(Stored items)
= Beginning of Section =

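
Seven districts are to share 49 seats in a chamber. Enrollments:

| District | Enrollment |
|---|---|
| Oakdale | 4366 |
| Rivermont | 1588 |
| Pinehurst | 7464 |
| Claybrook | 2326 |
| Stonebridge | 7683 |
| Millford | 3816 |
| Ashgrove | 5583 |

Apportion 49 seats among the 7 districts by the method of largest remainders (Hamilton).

Oakdale: 7; Rivermont: 2; Pinehurst: 11; Claybrook: 4; Stonebridge: 11; Millford: 6; Ashgrove: 8

Standard divisor: 32826 ÷ 49 ≈ 669.918.
Standard quotas: Oakdale 6.5172, Rivermont 2.3704, Pinehurst 11.1417, Claybrook 3.4721, Stonebridge 11.4686, Millford 5.6962, Ashgrove 8.3339.
Lower quotas: Oakdale 6, Rivermont 2, Pinehurst 11, Claybrook 3, Stonebridge 11, Millford 5, Ashgrove 8 (sum 46, leaving 3 seats).
Remainders in descending order: Millford 0.6962, Oakdale 0.5172, Claybrook 0.4721, Stonebridge 0.4686, Rivermont 0.3704, Ashgrove 0.3339, Pinehurst 0.1417.
The surplus seats go to Millford, Oakdale, Claybrook.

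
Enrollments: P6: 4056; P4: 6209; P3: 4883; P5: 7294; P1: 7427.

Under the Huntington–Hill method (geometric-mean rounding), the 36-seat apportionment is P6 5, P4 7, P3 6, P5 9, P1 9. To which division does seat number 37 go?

Priority for the next seat is population ÷ (√(s·(s+1))).
Priorities: P6 740.521, P4 829.713, P3 753.463, P5 768.855, P1 782.875.
Highest priority: P4.

P4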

= End of Section =

Exercise details. Above are the records; from them, give again exactly the lines from the one containing "District | Enrollment |" through the one containing "Ashgrove | 5583 |", both included.

Answer to this exercise.
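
| District | Enrollment |
|---|---|
| Oakdale | 4366 |
| Rivermont | 1588 |
| Pinehurst | 7464 |
| Claybrook | 2326 |
| Stonebridge | 7683 |
| Millford | 3816 |
| Ashgrove | 5583 |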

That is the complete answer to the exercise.